• Instructions for the task:
Provide the data again in its entirety, exactly as given.

-----

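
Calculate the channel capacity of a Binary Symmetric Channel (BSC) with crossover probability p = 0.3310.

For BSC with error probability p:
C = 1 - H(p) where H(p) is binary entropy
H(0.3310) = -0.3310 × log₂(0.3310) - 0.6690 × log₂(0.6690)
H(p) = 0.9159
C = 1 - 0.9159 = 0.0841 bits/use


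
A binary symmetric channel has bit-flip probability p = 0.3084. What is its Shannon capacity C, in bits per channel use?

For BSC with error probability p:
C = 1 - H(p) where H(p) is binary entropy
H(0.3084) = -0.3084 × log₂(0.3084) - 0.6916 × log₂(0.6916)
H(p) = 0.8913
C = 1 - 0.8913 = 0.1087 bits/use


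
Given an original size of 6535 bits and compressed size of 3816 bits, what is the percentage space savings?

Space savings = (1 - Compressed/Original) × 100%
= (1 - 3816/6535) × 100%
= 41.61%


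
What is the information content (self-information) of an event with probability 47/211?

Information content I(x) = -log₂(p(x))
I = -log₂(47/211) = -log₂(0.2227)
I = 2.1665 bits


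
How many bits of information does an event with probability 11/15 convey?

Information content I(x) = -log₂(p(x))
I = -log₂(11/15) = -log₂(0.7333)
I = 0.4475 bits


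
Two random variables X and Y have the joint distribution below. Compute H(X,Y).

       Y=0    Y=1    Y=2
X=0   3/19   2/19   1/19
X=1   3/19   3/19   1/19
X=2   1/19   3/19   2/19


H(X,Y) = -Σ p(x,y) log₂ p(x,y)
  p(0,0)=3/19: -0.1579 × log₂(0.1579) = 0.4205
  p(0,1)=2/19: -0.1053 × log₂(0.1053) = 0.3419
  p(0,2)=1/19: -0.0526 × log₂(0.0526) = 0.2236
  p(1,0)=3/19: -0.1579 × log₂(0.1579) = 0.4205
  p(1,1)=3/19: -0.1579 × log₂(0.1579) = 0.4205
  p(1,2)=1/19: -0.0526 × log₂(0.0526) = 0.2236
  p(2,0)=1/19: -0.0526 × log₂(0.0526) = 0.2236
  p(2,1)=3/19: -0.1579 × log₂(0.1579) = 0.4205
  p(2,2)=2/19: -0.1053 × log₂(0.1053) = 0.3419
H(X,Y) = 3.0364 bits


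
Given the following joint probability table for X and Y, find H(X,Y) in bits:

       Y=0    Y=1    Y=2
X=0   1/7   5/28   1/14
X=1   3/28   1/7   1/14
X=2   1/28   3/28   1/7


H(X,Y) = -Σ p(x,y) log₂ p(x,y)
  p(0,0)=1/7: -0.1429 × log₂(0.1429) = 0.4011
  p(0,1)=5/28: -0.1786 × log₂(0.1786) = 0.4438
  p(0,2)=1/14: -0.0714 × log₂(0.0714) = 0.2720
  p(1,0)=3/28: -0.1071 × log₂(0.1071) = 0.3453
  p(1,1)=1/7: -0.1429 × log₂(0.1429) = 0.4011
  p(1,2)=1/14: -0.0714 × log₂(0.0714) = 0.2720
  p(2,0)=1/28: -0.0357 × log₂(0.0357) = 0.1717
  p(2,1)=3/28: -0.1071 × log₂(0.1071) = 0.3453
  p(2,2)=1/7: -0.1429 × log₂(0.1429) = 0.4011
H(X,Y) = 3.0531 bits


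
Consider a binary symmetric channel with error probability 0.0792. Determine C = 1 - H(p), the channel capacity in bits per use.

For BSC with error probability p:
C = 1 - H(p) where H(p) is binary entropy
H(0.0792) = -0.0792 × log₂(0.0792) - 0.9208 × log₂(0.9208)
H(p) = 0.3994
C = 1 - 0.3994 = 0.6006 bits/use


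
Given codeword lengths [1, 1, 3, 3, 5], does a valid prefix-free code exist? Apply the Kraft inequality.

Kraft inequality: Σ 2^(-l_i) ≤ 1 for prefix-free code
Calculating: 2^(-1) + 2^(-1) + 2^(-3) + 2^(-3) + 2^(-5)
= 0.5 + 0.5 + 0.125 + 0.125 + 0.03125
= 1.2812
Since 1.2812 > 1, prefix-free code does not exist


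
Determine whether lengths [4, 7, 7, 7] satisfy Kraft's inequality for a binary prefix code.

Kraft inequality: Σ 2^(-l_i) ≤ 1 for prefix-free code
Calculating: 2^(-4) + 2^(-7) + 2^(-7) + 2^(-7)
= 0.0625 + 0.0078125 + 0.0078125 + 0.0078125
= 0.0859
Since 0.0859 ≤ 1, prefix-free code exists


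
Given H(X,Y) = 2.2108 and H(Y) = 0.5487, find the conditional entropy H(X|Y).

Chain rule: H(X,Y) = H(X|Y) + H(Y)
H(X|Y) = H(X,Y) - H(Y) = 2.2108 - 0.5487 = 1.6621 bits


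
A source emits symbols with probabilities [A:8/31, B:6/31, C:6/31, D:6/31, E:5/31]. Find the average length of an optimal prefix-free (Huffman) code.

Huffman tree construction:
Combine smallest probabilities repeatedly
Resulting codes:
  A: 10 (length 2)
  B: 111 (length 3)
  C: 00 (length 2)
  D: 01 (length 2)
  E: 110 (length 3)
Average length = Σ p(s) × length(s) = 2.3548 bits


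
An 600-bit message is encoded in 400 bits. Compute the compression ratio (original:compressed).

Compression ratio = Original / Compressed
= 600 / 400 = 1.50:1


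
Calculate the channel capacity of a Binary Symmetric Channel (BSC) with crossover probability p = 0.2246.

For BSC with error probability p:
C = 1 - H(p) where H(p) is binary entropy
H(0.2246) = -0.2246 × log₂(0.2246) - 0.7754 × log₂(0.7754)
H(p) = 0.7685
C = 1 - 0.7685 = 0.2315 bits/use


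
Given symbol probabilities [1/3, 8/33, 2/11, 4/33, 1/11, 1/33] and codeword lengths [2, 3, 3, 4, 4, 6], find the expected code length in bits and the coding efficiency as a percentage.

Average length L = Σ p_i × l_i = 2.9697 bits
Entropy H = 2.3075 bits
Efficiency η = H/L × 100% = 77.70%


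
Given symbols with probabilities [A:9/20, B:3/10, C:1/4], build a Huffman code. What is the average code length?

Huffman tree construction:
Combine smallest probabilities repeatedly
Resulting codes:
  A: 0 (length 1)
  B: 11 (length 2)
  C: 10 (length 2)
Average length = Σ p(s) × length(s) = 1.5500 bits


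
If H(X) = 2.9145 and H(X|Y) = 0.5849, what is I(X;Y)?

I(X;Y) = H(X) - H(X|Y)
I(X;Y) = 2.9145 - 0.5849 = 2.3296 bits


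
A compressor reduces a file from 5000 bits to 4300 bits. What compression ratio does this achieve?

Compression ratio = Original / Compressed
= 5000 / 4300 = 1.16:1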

-----

• The answer:
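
Calculate the channel capacity of a Binary Symmetric Channel (BSC) with crossover probability p = 0.3310.

For BSC with error probability p:
C = 1 - H(p) where H(p) is binary entropy
H(0.3310) = -0.3310 × log₂(0.3310) - 0.6690 × log₂(0.6690)
H(p) = 0.9159
C = 1 - 0.9159 = 0.0841 bits/use


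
A binary symmetric channel has bit-flip probability p = 0.3084. What is its Shannon capacity C, in bits per channel use?

For BSC with error probability p:
C = 1 - H(p) where H(p) is binary entropy
H(0.3084) = -0.3084 × log₂(0.3084) - 0.6916 × log₂(0.6916)
H(p) = 0.8913
C = 1 - 0.8913 = 0.1087 bits/use


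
Given an original size of 6535 bits and compressed size of 3816 bits, what is the percentage space savings?

Space savings = (1 - Compressed/Original) × 100%
= (1 - 3816/6535) × 100%
= 41.61%


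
What is the information content (self-information) of an event with probability 47/211?

Information content I(x) = -log₂(p(x))
I = -log₂(47/211) = -log₂(0.2227)
I = 2.1665 bits


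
How many bits of information does an event with probability 11/15 convey?

Information content I(x) = -log₂(p(x))
I = -log₂(11/15) = -log₂(0.7333)
I = 0.4475 bits


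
Two random variables X and Y have the joint distribution below. Compute H(X,Y).

       Y=0    Y=1    Y=2
X=0   3/19   2/19   1/19
X=1   3/19   3/19   1/19
X=2   1/19   3/19   2/19


H(X,Y) = -Σ p(x,y) log₂ p(x,y)
  p(0,0)=3/19: -0.1579 × log₂(0.1579) = 0.4205
  p(0,1)=2/19: -0.1053 × log₂(0.1053) = 0.3419
  p(0,2)=1/19: -0.0526 × log₂(0.0526) = 0.2236
  p(1,0)=3/19: -0.1579 × log₂(0.1579) = 0.4205
  p(1,1)=3/19: -0.1579 × log₂(0.1579) = 0.4205
  p(1,2)=1/19: -0.0526 × log₂(0.0526) = 0.2236
  p(2,0)=1/19: -0.0526 × log₂(0.0526) = 0.2236
  p(2,1)=3/19: -0.1579 × log₂(0.1579) = 0.4205
  p(2,2)=2/19: -0.1053 × log₂(0.1053) = 0.3419
H(X,Y) = 3.0364 bits


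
Given the following joint probability table for X and Y, find H(X,Y) in bits:

       Y=0    Y=1    Y=2
X=0   1/7   5/28   1/14
X=1   3/28   1/7   1/14
X=2   1/28   3/28   1/7


H(X,Y) = -Σ p(x,y) log₂ p(x,y)
  p(0,0)=1/7: -0.1429 × log₂(0.1429) = 0.4011
  p(0,1)=5/28: -0.1786 × log₂(0.1786) = 0.4438
  p(0,2)=1/14: -0.0714 × log₂(0.0714) = 0.2720
  p(1,0)=3/28: -0.1071 × log₂(0.1071) = 0.3453
  p(1,1)=1/7: -0.1429 × log₂(0.1429) = 0.4011
  p(1,2)=1/14: -0.0714 × log₂(0.0714) = 0.2720
  p(2,0)=1/28: -0.0357 × log₂(0.0357) = 0.1717
  p(2,1)=3/28: -0.1071 × log₂(0.1071) = 0.3453
  p(2,2)=1/7: -0.1429 × log₂(0.1429) = 0.4011
H(X,Y) = 3.0531 bits


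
Consider a binary symmetric channel with error probability 0.0792. Determine C = 1 - H(p), the channel capacity in bits per use.

For BSC with error probability p:
C = 1 - H(p) where H(p) is binary entropy
H(0.0792) = -0.0792 × log₂(0.0792) - 0.9208 × log₂(0.9208)
H(p) = 0.3994
C = 1 - 0.3994 = 0.6006 bits/use


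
Given codeword lengths [1, 1, 3, 3, 5], does a valid prefix-free code exist? Apply the Kraft inequality.

Kraft inequality: Σ 2^(-l_i) ≤ 1 for prefix-free code
Calculating: 2^(-1) + 2^(-1) + 2^(-3) + 2^(-3) + 2^(-5)
= 0.5 + 0.5 + 0.125 + 0.125 + 0.03125
= 1.2812
Since 1.2812 > 1, prefix-free code does not exist


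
Determine whether lengths [4, 7, 7, 7] satisfy Kraft's inequality for a binary prefix code.

Kraft inequality: Σ 2^(-l_i) ≤ 1 for prefix-free code
Calculating: 2^(-4) + 2^(-7) + 2^(-7) + 2^(-7)
= 0.0625 + 0.0078125 + 0.0078125 + 0.0078125
= 0.0859
Since 0.0859 ≤ 1, prefix-free code exists


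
Given H(X,Y) = 2.2108 and H(Y) = 0.5487, find the conditional entropy H(X|Y).

Chain rule: H(X,Y) = H(X|Y) + H(Y)
H(X|Y) = H(X,Y) - H(Y) = 2.2108 - 0.5487 = 1.6621 bits


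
A source emits symbols with probabilities [A:8/31, B:6/31, C:6/31, D:6/31, E:5/31]. Find the average length of an optimal prefix-free (Huffman) code.

Huffman tree construction:
Combine smallest probabilities repeatedly
Resulting codes:
  A: 10 (length 2)
  B: 111 (length 3)
  C: 00 (length 2)
  D: 01 (length 2)
  E: 110 (length 3)
Average length = Σ p(s) × length(s) = 2.3548 bits


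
An 600-bit message is encoded in 400 bits. Compute the compression ratio (original:compressed).

Compression ratio = Original / Compressed
= 600 / 400 = 1.50:1


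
Calculate the channel capacity of a Binary Symmetric Channel (BSC) with crossover probability p = 0.2246.

For BSC with error probability p:
C = 1 - H(p) where H(p) is binary entropy
H(0.2246) = -0.2246 × log₂(0.2246) - 0.7754 × log₂(0.7754)
H(p) = 0.7685
C = 1 - 0.7685 = 0.2315 bits/use


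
Given symbol probabilities [1/3, 8/33, 2/11, 4/33, 1/11, 1/33] and codeword lengths [2, 3, 3, 4, 4, 6], find the expected code length in bits and the coding efficiency as a percentage.

Average length L = Σ p_i × l_i = 2.9697 bits
Entropy H = 2.3075 bits
Efficiency η = H/L × 100% = 77.70%


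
Given symbols with probabilities [A:9/20, B:3/10, C:1/4], build a Huffman code. What is the average code length?

Huffman tree construction:
Combine smallest probabilities repeatedly
Resulting codes:
  A: 0 (length 1)
  B: 11 (length 2)
  C: 10 (length 2)
Average length = Σ p(s) × length(s) = 1.5500 bits


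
If H(X) = 2.9145 and H(X|Y) = 0.5849, what is I(X;Y)?

I(X;Y) = H(X) - H(X|Y)
I(X;Y) = 2.9145 - 0.5849 = 2.3296 bits


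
A compressor reduces a file from 5000 bits to 4300 bits. What compression ratio does this achieve?

Compression ratio = Original / Compressed
= 5000 / 4300 = 1.16:1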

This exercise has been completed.